Go through the listing below from its first line and repeat each line exactly, ending at the line containing "Patent bar examination — Ildanish law." and including it.

┄┄┄┄┄┄┄┄┄┄

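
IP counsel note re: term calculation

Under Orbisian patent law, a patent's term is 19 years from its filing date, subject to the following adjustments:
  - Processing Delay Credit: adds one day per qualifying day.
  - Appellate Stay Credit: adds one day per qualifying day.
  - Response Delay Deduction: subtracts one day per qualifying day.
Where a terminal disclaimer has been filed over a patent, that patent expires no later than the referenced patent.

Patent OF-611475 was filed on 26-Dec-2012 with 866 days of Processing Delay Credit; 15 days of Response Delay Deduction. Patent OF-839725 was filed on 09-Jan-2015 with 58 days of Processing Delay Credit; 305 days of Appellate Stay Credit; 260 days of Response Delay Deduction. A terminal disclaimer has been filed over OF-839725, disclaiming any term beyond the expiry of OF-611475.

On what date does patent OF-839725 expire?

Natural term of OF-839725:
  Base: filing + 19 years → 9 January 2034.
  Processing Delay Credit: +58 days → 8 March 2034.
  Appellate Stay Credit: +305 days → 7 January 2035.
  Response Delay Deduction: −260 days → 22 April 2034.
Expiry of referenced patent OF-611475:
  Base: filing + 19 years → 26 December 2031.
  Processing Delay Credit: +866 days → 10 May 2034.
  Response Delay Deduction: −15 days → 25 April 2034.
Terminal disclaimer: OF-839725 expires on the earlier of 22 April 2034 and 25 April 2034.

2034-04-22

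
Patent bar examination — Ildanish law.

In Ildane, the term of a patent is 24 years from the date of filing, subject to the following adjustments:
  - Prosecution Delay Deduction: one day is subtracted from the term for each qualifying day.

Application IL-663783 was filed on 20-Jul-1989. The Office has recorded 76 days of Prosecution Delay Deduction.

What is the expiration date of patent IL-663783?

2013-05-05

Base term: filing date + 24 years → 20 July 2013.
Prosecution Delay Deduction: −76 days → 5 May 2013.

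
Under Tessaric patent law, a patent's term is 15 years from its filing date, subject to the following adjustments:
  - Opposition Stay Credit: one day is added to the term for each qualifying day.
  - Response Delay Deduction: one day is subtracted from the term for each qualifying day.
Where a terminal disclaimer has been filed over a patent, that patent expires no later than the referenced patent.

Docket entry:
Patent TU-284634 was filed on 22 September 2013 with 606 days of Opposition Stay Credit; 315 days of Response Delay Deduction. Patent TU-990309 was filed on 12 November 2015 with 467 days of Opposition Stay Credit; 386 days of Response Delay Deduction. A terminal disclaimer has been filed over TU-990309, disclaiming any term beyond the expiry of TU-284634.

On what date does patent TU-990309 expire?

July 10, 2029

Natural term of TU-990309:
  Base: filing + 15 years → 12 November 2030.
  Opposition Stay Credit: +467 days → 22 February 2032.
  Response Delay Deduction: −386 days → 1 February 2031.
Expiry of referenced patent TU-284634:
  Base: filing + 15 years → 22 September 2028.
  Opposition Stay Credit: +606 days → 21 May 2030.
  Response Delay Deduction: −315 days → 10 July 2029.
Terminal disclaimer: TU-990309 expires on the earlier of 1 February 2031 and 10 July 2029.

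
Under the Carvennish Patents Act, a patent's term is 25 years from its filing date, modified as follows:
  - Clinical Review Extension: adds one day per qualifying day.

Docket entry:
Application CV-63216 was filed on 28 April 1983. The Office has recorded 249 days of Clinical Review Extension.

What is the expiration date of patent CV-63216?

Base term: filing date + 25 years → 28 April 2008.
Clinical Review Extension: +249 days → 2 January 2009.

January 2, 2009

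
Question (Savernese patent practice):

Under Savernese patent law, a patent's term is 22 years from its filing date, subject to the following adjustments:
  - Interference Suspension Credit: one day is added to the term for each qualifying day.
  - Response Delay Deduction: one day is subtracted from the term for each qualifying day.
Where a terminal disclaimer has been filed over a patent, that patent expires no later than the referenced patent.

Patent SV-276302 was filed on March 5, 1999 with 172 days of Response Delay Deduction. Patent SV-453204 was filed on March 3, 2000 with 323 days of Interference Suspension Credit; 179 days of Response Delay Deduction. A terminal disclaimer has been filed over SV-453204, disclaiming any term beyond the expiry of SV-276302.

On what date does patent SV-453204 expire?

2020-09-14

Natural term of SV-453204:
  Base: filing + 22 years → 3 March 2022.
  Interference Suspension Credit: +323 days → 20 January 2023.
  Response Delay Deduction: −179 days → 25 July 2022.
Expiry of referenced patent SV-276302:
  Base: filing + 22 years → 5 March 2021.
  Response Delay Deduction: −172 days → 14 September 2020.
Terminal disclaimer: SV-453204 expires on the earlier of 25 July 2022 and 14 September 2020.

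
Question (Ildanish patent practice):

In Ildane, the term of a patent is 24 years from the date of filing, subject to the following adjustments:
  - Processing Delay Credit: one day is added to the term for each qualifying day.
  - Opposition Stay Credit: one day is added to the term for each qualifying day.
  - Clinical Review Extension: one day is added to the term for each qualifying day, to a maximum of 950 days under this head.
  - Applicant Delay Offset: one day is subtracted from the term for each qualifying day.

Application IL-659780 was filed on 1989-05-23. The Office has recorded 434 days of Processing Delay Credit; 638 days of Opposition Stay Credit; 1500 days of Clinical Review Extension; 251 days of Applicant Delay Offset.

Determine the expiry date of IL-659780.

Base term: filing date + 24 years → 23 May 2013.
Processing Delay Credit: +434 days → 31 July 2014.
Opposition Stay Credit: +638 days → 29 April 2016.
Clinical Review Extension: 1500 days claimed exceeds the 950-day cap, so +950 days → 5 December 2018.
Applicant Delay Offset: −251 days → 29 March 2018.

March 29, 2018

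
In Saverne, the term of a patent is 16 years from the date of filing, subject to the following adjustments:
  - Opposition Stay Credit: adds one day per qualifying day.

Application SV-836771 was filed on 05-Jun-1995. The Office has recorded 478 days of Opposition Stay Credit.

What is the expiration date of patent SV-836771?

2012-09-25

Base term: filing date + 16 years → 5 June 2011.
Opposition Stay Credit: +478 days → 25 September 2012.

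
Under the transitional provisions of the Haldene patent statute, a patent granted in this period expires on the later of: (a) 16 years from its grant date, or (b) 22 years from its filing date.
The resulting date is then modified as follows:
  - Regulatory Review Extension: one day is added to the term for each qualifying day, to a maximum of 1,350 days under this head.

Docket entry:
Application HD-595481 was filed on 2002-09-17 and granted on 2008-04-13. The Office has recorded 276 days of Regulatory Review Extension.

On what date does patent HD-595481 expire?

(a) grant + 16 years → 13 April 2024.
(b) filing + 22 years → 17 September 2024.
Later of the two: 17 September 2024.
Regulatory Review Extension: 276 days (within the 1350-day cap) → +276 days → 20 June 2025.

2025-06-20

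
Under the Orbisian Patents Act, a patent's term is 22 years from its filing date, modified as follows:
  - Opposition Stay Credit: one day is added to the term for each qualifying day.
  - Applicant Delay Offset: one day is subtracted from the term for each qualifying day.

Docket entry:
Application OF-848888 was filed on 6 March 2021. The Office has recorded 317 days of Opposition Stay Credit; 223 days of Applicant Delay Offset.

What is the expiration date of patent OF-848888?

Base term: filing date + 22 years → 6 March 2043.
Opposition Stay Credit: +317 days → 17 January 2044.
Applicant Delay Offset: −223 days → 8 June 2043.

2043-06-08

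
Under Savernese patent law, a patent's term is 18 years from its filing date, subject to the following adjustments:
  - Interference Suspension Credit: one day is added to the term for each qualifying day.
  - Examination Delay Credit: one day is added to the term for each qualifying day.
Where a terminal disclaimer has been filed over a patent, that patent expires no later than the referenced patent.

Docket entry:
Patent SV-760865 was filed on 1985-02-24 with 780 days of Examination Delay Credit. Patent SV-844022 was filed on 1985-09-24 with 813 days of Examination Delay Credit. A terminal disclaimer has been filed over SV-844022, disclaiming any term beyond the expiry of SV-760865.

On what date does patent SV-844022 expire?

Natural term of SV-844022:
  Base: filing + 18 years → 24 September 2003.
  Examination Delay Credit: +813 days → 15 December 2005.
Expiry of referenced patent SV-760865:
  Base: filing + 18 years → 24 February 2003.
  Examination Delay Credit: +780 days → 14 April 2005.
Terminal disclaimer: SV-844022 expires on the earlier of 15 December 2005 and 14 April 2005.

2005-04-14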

┄┄┄┄┄┄┄┄┄┄

--- REPLY ---
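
IP counsel note re: term calculation

Under Orbisian patent law, a patent's term is 19 years from its filing date, subject to the following adjustments:
  - Processing Delay Credit: adds one day per qualifying day.
  - Appellate Stay Credit: adds one day per qualifying day.
  - Response Delay Deduction: subtracts one day per qualifying day.
Where a terminal disclaimer has been filed over a patent, that patent expires no later than the referenced patent.

Patent OF-611475 was filed on 26-Dec-2012 with 866 days of Processing Delay Credit; 15 days of Response Delay Deduction. Patent OF-839725 was filed on 09-Jan-2015 with 58 days of Processing Delay Credit; 305 days of Appellate Stay Credit; 260 days of Response Delay Deduction. A terminal disclaimer has been filed over OF-839725, disclaiming any term beyond the expiry of OF-611475.

On what date does patent OF-839725 expire?

Natural term of OF-839725:
  Base: filing + 19 years → 9 January 2034.
  Processing Delay Credit: +58 days → 8 March 2034.
  Appellate Stay Credit: +305 days → 7 January 2035.
  Response Delay Deduction: −260 days → 22 April 2034.
Expiry of referenced patent OF-611475:
  Base: filing + 19 years → 26 December 2031.
  Processing Delay Credit: +866 days → 10 May 2034.
  Response Delay Deduction: −15 days → 25 April 2034.
Terminal disclaimer: OF-839725 expires on the earlier of 22 April 2034 and 25 April 2034.

2034-04-22

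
Patent bar examination — Ildanish law.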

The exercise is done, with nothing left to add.